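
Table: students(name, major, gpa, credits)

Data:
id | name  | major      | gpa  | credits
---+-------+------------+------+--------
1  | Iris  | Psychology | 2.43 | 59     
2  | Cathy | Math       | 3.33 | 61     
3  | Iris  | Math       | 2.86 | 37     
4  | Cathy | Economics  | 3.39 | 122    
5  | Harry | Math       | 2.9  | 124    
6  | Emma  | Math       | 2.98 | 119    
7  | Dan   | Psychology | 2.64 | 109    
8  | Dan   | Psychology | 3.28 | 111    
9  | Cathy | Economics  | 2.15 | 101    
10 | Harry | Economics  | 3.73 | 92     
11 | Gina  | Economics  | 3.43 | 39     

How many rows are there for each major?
SELECT major, COUNT(*) as count
FROM students
GROUP BY major

Result:
  Economics: 4
  Math: 4
  Psychology: 3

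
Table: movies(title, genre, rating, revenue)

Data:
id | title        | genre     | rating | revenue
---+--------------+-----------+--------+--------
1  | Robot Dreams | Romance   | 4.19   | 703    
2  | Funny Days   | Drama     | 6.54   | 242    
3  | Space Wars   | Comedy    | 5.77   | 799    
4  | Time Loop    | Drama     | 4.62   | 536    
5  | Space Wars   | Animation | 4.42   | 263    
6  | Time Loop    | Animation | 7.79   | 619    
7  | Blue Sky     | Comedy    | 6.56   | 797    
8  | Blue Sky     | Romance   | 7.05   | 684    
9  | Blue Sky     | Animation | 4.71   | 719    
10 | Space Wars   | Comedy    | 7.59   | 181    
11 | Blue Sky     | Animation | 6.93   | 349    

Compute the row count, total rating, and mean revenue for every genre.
SELECT genre,
       COUNT(*) as cnt,
       SUM(rating) as total_rating,
       AVG(revenue) as avg_revenue
FROM movies
GROUP BY genre

Result:
  Animation: 4 records, 23.85 total rating, 487.50 avg revenue
  Comedy: 3 records, 19.92 total rating, 592.33 avg revenue
  Drama: 2 records, 11.16 total rating, 389.00 avg revenue
  Romance: 2 records, 11.24 total rating, 693.50 avg revenue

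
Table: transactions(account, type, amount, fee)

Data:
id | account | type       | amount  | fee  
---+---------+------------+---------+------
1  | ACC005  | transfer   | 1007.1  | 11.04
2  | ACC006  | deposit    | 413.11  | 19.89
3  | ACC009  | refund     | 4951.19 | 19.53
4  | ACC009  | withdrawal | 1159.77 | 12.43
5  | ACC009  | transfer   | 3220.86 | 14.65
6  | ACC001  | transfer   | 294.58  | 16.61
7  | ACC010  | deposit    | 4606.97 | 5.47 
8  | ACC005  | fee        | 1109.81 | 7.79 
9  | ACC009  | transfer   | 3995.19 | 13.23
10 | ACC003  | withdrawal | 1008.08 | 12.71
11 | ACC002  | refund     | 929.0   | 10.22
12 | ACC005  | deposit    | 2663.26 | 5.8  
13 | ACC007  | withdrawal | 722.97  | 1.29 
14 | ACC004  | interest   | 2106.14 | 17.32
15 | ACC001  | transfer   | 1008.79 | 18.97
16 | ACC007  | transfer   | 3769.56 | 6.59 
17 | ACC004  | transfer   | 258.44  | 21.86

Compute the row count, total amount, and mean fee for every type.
SELECT type,
       COUNT(*) as cnt,
       SUM(amount) as total_amount,
       AVG(fee) as avg_fee
FROM transactions
GROUP BY type

Result:
  deposit: 3 records, 7683.34 total amount, 10.39 avg fee
  fee: 1 records, 1109.81 total amount, 7.79 avg fee
  interest: 1 records, 2106.14 total amount, 17.32 avg fee
  refund: 2 records, 5880.19 total amount, 14.88 avg fee
  transfer: 7 records, 13554.52 total amount, 14.71 avg fee
  withdrawal: 3 records, 2890.82 total amount, 8.81 avg fee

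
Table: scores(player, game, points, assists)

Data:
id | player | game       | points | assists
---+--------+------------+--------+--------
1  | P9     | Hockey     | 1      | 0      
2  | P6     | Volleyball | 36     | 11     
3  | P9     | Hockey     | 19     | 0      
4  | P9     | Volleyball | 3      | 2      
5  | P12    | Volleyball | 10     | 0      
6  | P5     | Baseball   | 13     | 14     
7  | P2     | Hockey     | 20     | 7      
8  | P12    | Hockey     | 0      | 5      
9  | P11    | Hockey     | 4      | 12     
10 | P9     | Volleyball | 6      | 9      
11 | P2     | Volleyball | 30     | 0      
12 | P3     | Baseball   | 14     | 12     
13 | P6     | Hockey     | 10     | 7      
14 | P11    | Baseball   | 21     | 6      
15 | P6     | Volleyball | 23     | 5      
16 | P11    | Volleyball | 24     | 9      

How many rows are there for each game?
SELECT game, COUNT(*) as count
FROM scores
GROUP BY game

Result:
  Baseball: 3
  Hockey: 6
  Volleyball: 7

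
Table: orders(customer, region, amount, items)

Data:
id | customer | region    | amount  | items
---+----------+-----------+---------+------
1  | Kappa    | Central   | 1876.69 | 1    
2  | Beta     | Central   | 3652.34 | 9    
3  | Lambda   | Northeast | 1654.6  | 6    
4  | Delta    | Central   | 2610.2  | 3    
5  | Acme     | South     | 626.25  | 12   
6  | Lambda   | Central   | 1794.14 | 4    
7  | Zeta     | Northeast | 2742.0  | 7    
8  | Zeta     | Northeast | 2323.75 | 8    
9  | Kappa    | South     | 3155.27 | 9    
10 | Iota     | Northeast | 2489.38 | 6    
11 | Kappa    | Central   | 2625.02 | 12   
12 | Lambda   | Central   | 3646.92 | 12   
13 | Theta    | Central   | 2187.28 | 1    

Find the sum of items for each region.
SELECT region, SUM(items) as result
FROM orders
GROUP BY region

Result:
  Central: 42
  Northeast: 27
  South: 21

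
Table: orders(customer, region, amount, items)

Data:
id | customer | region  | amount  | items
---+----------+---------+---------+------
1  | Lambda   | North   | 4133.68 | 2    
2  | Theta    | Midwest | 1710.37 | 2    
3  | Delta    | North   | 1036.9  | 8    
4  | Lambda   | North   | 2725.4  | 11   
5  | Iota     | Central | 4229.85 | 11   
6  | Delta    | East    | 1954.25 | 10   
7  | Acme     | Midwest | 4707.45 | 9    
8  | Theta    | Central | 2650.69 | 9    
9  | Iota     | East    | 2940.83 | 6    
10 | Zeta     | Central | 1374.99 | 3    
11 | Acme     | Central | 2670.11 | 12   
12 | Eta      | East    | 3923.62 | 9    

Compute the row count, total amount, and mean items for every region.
SELECT region,
       COUNT(*) as cnt,
       SUM(amount) as total_amount,
       AVG(items) as avg_items
FROM orders
GROUP BY region

Result:
  Central: 4 records, 10925.64 total amount, 8.75 avg items
  East: 3 records, 8818.70 total amount, 8.33 avg items
  Midwest: 2 records, 6417.82 total amount, 5.50 avg items
  North: 3 records, 7895.98 total amount, 7.00 avg items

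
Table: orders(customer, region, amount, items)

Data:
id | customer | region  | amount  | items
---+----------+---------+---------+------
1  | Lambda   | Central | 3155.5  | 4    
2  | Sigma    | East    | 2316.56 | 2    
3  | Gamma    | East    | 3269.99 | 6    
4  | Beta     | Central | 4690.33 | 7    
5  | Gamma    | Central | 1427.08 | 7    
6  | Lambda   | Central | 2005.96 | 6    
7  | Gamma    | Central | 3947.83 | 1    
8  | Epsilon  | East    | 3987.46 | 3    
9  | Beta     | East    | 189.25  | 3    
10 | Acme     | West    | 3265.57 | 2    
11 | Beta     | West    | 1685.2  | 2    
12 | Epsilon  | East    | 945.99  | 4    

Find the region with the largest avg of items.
SELECT region, AVG(items) as val
FROM orders
GROUP BY region
ORDER BY val DESC
LIMIT 1

Result: Central with avg(items) = 5.00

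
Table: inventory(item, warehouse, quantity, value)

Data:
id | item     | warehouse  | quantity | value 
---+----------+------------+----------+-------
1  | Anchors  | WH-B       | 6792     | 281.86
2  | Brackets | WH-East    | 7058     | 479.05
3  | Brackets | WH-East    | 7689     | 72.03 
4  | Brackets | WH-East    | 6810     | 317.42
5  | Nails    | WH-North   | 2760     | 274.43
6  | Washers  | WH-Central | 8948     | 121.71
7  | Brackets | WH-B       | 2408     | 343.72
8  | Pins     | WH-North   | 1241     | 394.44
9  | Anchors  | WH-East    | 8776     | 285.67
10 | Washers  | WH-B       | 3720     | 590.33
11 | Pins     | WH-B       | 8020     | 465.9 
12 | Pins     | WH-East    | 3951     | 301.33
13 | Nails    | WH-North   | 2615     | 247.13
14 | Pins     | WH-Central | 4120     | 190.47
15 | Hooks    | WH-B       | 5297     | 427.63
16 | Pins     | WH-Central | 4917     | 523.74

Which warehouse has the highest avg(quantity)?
SELECT warehouse, AVG(quantity) as val
FROM inventory
GROUP BY warehouse
ORDER BY val DESC
LIMIT 1

Result: WH-East with avg(quantity) = 6856.80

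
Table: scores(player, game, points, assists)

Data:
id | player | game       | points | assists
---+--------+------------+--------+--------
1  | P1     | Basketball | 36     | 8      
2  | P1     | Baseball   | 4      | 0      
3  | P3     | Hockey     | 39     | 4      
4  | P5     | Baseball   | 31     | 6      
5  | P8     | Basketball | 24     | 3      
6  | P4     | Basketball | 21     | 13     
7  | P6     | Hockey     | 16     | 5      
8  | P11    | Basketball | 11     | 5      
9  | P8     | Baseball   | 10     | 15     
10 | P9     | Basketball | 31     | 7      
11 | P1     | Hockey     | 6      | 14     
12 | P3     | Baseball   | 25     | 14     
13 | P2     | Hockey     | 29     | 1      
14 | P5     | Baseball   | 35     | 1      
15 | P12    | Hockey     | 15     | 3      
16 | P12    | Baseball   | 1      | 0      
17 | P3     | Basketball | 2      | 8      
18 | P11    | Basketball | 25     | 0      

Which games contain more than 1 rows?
SELECT game, COUNT(*) as cnt
FROM scores
GROUP BY game
HAVING COUNT(*) > 1

Result:
  Baseball: 6
  Basketball: 7
  Hockey: 5

Note: HAVING filters groups after aggregation, WHERE filters rows before.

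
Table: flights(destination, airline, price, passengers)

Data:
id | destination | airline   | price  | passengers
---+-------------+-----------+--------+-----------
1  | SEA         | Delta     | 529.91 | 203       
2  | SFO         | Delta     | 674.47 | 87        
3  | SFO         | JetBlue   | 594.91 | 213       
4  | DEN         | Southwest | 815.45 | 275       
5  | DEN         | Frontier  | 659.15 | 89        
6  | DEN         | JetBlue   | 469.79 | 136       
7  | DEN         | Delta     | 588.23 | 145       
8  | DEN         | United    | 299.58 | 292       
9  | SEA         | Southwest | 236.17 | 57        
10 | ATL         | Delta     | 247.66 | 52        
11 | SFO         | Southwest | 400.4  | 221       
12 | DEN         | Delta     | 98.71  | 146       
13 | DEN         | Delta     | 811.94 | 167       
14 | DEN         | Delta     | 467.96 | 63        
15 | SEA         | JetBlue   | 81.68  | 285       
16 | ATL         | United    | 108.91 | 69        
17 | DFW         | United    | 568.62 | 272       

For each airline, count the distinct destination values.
SELECT airline, COUNT(DISTINCT destination)
FROM flights
GROUP BY airline

Result:
  Delta: 4 distinct
  Frontier: 1 distinct
  JetBlue: 3 distinct
  Southwest: 3 distinct
  United: 3 distinct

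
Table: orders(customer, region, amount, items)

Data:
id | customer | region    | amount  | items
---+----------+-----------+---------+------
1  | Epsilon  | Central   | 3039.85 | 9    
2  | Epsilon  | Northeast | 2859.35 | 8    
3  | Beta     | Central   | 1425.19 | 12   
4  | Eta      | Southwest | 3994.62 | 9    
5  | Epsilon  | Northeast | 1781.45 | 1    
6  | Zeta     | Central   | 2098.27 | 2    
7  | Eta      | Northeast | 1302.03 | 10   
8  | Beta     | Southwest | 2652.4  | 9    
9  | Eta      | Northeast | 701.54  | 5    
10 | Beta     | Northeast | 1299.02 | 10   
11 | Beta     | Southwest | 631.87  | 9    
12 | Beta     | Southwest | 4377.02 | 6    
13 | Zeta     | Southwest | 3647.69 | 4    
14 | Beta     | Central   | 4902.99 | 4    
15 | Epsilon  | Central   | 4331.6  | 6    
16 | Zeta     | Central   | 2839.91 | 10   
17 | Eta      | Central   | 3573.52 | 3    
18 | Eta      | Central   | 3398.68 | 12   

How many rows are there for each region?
SELECT region, COUNT(*) as count
FROM orders
GROUP BY region

Result:
  Central: 8
  Northeast: 5
  Southwest: 5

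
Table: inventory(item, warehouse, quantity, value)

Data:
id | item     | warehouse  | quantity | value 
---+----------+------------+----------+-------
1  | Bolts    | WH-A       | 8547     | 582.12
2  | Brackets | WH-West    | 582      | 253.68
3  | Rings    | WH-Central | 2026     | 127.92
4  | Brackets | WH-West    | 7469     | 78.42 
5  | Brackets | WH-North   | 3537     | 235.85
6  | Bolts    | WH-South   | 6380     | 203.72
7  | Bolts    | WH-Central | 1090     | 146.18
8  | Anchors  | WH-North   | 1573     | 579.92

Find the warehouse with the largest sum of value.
SELECT warehouse, SUM(value) as val
FROM inventory
GROUP BY warehouse
ORDER BY val DESC
LIMIT 1

Result: WH-North with sum(value) = 815.77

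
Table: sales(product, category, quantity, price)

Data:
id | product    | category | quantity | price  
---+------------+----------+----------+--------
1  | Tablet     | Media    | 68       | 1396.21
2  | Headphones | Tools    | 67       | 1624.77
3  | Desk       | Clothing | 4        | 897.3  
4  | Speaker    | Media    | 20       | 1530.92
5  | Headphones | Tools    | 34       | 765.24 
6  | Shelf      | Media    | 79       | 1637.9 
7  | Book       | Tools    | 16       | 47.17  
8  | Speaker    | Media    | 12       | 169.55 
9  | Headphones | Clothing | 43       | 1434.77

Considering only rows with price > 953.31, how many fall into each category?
SELECT category, COUNT(*)
FROM sales
WHERE price > 953.31
GROUP BY category

Note: WHERE filters rows before grouping.

Result:
  Clothing: 1
  Media: 3
  Tools: 1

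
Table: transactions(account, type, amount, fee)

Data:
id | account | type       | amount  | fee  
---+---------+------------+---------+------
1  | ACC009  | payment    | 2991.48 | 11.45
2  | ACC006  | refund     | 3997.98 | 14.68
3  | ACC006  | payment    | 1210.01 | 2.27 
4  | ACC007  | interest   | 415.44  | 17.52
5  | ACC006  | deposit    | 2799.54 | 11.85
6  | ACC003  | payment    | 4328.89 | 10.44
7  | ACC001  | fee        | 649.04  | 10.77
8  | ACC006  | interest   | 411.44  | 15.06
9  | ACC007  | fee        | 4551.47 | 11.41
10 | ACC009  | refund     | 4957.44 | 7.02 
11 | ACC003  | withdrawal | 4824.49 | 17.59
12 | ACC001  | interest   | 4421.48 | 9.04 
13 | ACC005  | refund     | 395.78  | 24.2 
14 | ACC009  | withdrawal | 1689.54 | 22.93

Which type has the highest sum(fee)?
SELECT type, SUM(fee) as val
FROM transactions
GROUP BY type
ORDER BY val DESC
LIMIT 1

Result: refund with sum(fee) = 45.90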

┄┄┄┄┄┄┄┄┄┄┄┄┄┄┄┄┄┄┄┄

Would you please return every line in the listing where "Pins" shows up?

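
8  | Pins     | WH-North   | 1241     | 394.44
11 | Pins     | WH-B       | 8020     | 465.9 
12 | Pins     | WH-East    | 3951     | 301.33
14 | Pins     | WH-Central | 4120     | 190.47
16 | Pins     | WH-Central | 4917     | 523.74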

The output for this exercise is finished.